* INSTRUCTIONS FOR THE TASK:
In your answer, give each entry again exactly as it appears.

* PROVIDED DATA:
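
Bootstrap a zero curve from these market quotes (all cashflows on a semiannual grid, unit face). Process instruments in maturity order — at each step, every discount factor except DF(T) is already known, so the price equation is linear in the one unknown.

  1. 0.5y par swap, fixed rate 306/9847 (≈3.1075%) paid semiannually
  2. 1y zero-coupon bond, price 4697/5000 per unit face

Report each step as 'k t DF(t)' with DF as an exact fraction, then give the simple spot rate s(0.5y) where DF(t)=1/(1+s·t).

step 1 [0.5y] swap r/2=153/9847: DF=(1 − 153/9847·(0))/(1+153/9847) = 9847/10000 ≈ 0.984700
step 2 [1y] zero: DF = P = 4697/5000 ≈ 0.939400

1 1/2 9847/10000
2 1 4697/5000
s(0.5y) = (1/(9847/10000) − 1)/(1/2) = 306/9847 ≈ 3.1075%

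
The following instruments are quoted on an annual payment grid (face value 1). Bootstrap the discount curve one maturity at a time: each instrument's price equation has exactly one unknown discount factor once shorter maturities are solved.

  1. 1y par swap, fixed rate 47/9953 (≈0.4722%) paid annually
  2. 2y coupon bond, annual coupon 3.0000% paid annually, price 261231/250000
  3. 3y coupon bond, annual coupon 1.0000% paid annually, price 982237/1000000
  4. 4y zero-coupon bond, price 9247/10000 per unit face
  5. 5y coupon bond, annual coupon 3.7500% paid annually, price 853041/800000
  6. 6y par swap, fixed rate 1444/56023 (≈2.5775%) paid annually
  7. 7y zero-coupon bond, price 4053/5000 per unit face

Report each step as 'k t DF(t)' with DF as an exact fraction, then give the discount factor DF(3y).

1 1 9953/10000
2 2 1971/2000
3 3 9529/10000
4 4 9247/10000
5 5 8883/10000
6 6 2139/2500
7 7 4053/5000
DF(3y) = 9529/10000 ≈ 0.952900

step 1 [1y] swap r/1=47/9953: DF=(1 − 47/9953·(0))/(1+47/9953) = 9953/10000 ≈ 0.995300
step 2 [2y] bond c/1=3/100: DF=(261231/250000 − 3/100·(0.995300))/(1+3/100) = 1971/2000 ≈ 0.985500
step 3 [3y] bond c/1=1/100: DF=(982237/1000000 − 1/100·(0.995300+0.985500))/(1+1/100) = 9529/10000 ≈ 0.952900
step 4 [4y] zero: DF = P = 9247/10000 ≈ 0.924700
step 5 [5y] bond c/1=3/80: DF=(853041/800000 − 3/80·(0.995300+0.985500+0.952900+0.924700))/(1+3/80) = 8883/10000 ≈ 0.888300
step 6 [6y] swap r/1=1444/56023: DF=(1 − 1444/56023·(0.995300+0.985500+0.952900+0.924700+0.888300))/(1+1444/56023) = 2139/2500 ≈ 0.855600
step 7 [7y] zero: DF = P = 4053/5000 ≈ 0.810600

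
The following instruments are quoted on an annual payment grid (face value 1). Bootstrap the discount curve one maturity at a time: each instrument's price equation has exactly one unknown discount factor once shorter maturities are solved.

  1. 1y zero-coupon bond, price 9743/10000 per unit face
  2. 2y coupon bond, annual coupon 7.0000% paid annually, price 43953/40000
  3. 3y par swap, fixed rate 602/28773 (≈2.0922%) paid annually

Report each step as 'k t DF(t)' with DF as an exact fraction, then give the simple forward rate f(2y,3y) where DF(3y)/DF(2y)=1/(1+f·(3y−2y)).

1 1 9743/10000
2 2 602/625
3 3 4699/5000
f(2y,3y) = ((602/625)/(4699/5000) − 1)/(1) = 117/4699 ≈ 2.4899%

step 1 [1y] zero: DF = P = 9743/10000 ≈ 0.974300
step 2 [2y] bond c/1=7/100: DF=(43953/40000 − 7/100·(0.974300))/(1+7/100) = 602/625 ≈ 0.963200
step 3 [3y] swap r/1=602/28773: DF=(1 − 602/28773·(0.974300+0.963200))/(1+602/28773) = 4699/5000 ≈ 0.939800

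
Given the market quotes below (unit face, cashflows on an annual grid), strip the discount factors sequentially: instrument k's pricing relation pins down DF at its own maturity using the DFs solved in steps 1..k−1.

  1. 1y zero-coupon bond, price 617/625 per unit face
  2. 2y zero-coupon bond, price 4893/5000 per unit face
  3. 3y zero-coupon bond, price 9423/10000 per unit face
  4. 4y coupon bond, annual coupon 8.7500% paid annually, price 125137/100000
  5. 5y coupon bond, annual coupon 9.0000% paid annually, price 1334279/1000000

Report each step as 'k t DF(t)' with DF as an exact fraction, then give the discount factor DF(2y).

step 1 [1y] zero: DF = P = 617/625 ≈ 0.987200
step 2 [2y] zero: DF = P = 4893/5000 ≈ 0.978600
step 3 [3y] zero: DF = P = 9423/10000 ≈ 0.942300
step 4 [4y] bond c/1=7/80: DF=(125137/100000 − 7/80·(0.987200+0.978600+0.942300))/(1+7/80) = 9167/10000 ≈ 0.916700
step 5 [5y] bond c/1=9/100: DF=(1334279/1000000 − 9/100·(0.987200+0.978600+0.942300+0.916700))/(1+9/100) = 9083/10000 ≈ 0.908300

1 1 617/625
2 2 4893/5000
3 3 9423/10000
4 4 9167/10000
5 5 9083/10000
DF(2y) = 4893/5000 ≈ 0.978600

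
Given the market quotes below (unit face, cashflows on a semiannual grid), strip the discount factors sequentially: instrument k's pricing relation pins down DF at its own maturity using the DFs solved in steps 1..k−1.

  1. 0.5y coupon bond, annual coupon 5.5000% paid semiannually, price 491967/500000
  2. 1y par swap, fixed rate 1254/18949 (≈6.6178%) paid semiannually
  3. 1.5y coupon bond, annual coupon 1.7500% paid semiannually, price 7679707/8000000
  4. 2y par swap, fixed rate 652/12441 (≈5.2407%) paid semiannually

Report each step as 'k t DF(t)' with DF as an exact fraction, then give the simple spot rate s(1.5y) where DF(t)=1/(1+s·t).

step 1 [0.5y] bond c/2=11/400: DF=(491967/500000 − 11/400·(0))/(1+11/400) = 1197/1250 ≈ 0.957600
step 2 [1y] swap r/2=627/18949: DF=(1 − 627/18949·(0.957600))/(1+627/18949) = 9373/10000 ≈ 0.937300
step 3 [1.5y] bond c/2=7/800: DF=(7679707/8000000 − 7/800·(0.957600+0.937300))/(1+7/800) = 1169/1250 ≈ 0.935200
step 4 [2y] swap r/2=326/12441: DF=(1 − 326/12441·(0.957600+0.937300+0.935200))/(1+326/12441) = 4511/5000 ≈ 0.902200

1 1/2 1197/1250
2 1 9373/10000
3 3/2 1169/1250
4 2 4511/5000
s(1.5y) = (1/(1169/1250) − 1)/(3/2) = 54/1169 ≈ 4.6193%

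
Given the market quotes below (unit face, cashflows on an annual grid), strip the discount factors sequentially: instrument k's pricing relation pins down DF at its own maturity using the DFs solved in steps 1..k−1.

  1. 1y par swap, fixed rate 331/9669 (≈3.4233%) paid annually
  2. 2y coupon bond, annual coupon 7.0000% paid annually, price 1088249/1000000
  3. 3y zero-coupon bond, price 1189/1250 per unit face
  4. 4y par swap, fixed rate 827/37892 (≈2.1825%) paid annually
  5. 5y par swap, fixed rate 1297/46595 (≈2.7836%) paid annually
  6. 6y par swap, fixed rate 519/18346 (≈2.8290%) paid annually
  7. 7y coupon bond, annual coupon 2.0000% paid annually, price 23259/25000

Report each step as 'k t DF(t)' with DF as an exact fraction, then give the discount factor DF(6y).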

* RESULT OF THE EXERCISE:
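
Bootstrap a zero curve from these market quotes (all cashflows on a semiannual grid, unit face). Process instruments in maturity order — at each step, every discount factor except DF(T) is already known, so the price equation is linear in the one unknown.

  1. 0.5y par swap, fixed rate 306/9847 (≈3.1075%) paid semiannually
  2. 1y zero-coupon bond, price 4697/5000 per unit face

Report each step as 'k t DF(t)' with DF as an exact fraction, then give the simple spot rate s(0.5y) where DF(t)=1/(1+s·t).

step 1 [0.5y] swap r/2=153/9847: DF=(1 − 153/9847·(0))/(1+153/9847) = 9847/10000 ≈ 0.984700
step 2 [1y] zero: DF = P = 4697/5000 ≈ 0.939400

1 1/2 9847/10000
2 1 4697/5000
s(0.5y) = (1/(9847/10000) − 1)/(1/2) = 306/9847 ≈ 3.1075%

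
The following instruments are quoted on an annual payment grid (face value 1). Bootstrap the discount curve one maturity at a time: each instrument's price equation has exactly one unknown discount factor once shorter maturities are solved.

  1. 1y par swap, fixed rate 47/9953 (≈0.4722%) paid annually
  2. 2y coupon bond, annual coupon 3.0000% paid annually, price 261231/250000
  3. 3y coupon bond, annual coupon 1.0000% paid annually, price 982237/1000000
  4. 4y zero-coupon bond, price 9247/10000 per unit face
  5. 5y coupon bond, annual coupon 3.7500% paid annually, price 853041/800000
  6. 6y par swap, fixed rate 1444/56023 (≈2.5775%) paid annually
  7. 7y zero-coupon bond, price 4053/5000 per unit face

Report each step as 'k t DF(t)' with DF as an exact fraction, then give the discount factor DF(3y).

1 1 9953/10000
2 2 1971/2000
3 3 9529/10000
4 4 9247/10000
5 5 8883/10000
6 6 2139/2500
7 7 4053/5000
DF(3y) = 9529/10000 ≈ 0.952900

step 1 [1y] swap r/1=47/9953: DF=(1 − 47/9953·(0))/(1+47/9953) = 9953/10000 ≈ 0.995300
step 2 [2y] bond c/1=3/100: DF=(261231/250000 − 3/100·(0.995300))/(1+3/100) = 1971/2000 ≈ 0.985500
step 3 [3y] bond c/1=1/100: DF=(982237/1000000 − 1/100·(0.995300+0.985500))/(1+1/100) = 9529/10000 ≈ 0.952900
step 4 [4y] zero: DF = P = 9247/10000 ≈ 0.924700
step 5 [5y] bond c/1=3/80: DF=(853041/800000 − 3/80·(0.995300+0.985500+0.952900+0.924700))/(1+3/80) = 8883/10000 ≈ 0.888300
step 6 [6y] swap r/1=1444/56023: DF=(1 − 1444/56023·(0.995300+0.985500+0.952900+0.924700+0.888300))/(1+1444/56023) = 2139/2500 ≈ 0.855600
step 7 [7y] zero: DF = P = 4053/5000 ≈ 0.810600

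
The following instruments are quoted on an annual payment grid (face value 1). Bootstrap the discount curve one maturity at a time: each instrument's price equation has exactly one unknown discount factor once shorter maturities are solved.

  1. 1y zero-coupon bond, price 9743/10000 per unit face
  2. 2y coupon bond, annual coupon 7.0000% paid annually, price 43953/40000
  3. 3y par swap, fixed rate 602/28773 (≈2.0922%) paid annually

Report each step as 'k t DF(t)' with DF as an exact fraction, then give the simple forward rate f(2y,3y) where DF(3y)/DF(2y)=1/(1+f·(3y−2y)).

1 1 9743/10000
2 2 602/625
3 3 4699/5000
f(2y,3y) = ((602/625)/(4699/5000) − 1)/(1) = 117/4699 ≈ 2.4899%

step 1 [1y] zero: DF = P = 9743/10000 ≈ 0.974300
step 2 [2y] bond c/1=7/100: DF=(43953/40000 − 7/100·(0.974300))/(1+7/100) = 602/625 ≈ 0.963200
step 3 [3y] swap r/1=602/28773: DF=(1 − 602/28773·(0.974300+0.963200))/(1+602/28773) = 4699/5000 ≈ 0.939800

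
Given the market quotes below (unit face, cashflows on an annual grid), strip the discount factors sequentially: instrument k's pricing relation pins down DF at its own maturity using the DFs solved in steps 1..k−1.

  1. 1y zero-coupon bond, price 617/625 per unit face
  2. 2y zero-coupon bond, price 4893/5000 per unit face
  3. 3y zero-coupon bond, price 9423/10000 per unit face
  4. 4y coupon bond, annual coupon 8.7500% paid annually, price 125137/100000
  5. 5y coupon bond, annual coupon 9.0000% paid annually, price 1334279/1000000

Report each step as 'k t DF(t)' with DF as an exact fraction, then give the discount factor DF(2y).

step 1 [1y] zero: DF = P = 617/625 ≈ 0.987200
step 2 [2y] zero: DF = P = 4893/5000 ≈ 0.978600
step 3 [3y] zero: DF = P = 9423/10000 ≈ 0.942300
step 4 [4y] bond c/1=7/80: DF=(125137/100000 − 7/80·(0.987200+0.978600+0.942300))/(1+7/80) = 9167/10000 ≈ 0.916700
step 5 [5y] bond c/1=9/100: DF=(1334279/1000000 − 9/100·(0.987200+0.978600+0.942300+0.916700))/(1+9/100) = 9083/10000 ≈ 0.908300

1 1 617/625
2 2 4893/5000
3 3 9423/10000
4 4 9167/10000
5 5 9083/10000
DF(2y) = 4893/5000 ≈ 0.978600

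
Given the market quotes below (unit face, cashflows on a semiannual grid), strip the discount factors sequentially: instrument k's pricing relation pins down DF at its own maturity using the DFs solved in steps 1..k−1.

  1. 0.5y coupon bond, annual coupon 5.5000% paid semiannually, price 491967/500000
  2. 1y par swap, fixed rate 1254/18949 (≈6.6178%) paid semiannually
  3. 1.5y coupon bond, annual coupon 1.7500% paid semiannually, price 7679707/8000000
  4. 2y par swap, fixed rate 652/12441 (≈5.2407%) paid semiannually

Report each step as 'k t DF(t)' with DF as an exact fraction, then give the simple spot rate s(1.5y) where DF(t)=1/(1+s·t).

step 1 [0.5y] bond c/2=11/400: DF=(491967/500000 − 11/400·(0))/(1+11/400) = 1197/1250 ≈ 0.957600
step 2 [1y] swap r/2=627/18949: DF=(1 − 627/18949·(0.957600))/(1+627/18949) = 9373/10000 ≈ 0.937300
step 3 [1.5y] bond c/2=7/800: DF=(7679707/8000000 − 7/800·(0.957600+0.937300))/(1+7/800) = 1169/1250 ≈ 0.935200
step 4 [2y] swap r/2=326/12441: DF=(1 − 326/12441·(0.957600+0.937300+0.935200))/(1+326/12441) = 4511/5000 ≈ 0.902200

1 1/2 1197/1250
2 1 9373/10000
3 3/2 1169/1250
4 2 4511/5000
s(1.5y) = (1/(1169/1250) − 1)/(3/2) = 54/1169 ≈ 4.6193%

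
Given the market quotes below (unit face, cashflows on an annual grid), strip the discount factors sequentially: instrument k's pricing relation pins down DF at its own maturity using the DFs solved in steps 1..k−1.

  1. 1y par swap, fixed rate 331/9669 (≈3.4233%) paid annually
  2. 2y coupon bond, annual coupon 7.0000% paid annually, price 1088249/1000000
  3. 3y zero-coupon bond, price 1189/1250 per unit face
  4. 4y par swap, fixed rate 827/37892 (≈2.1825%) paid annually
  5. 5y par swap, fixed rate 1297/46595 (≈2.7836%) paid annually
  6. 6y par swap, fixed rate 519/18346 (≈2.8290%) paid annually
  7. 7y coupon bond, annual coupon 2.0000% paid annually, price 23259/25000

Report each step as 'k t DF(t)' with DF as an exact fraction, then give the discount factor DF(6y).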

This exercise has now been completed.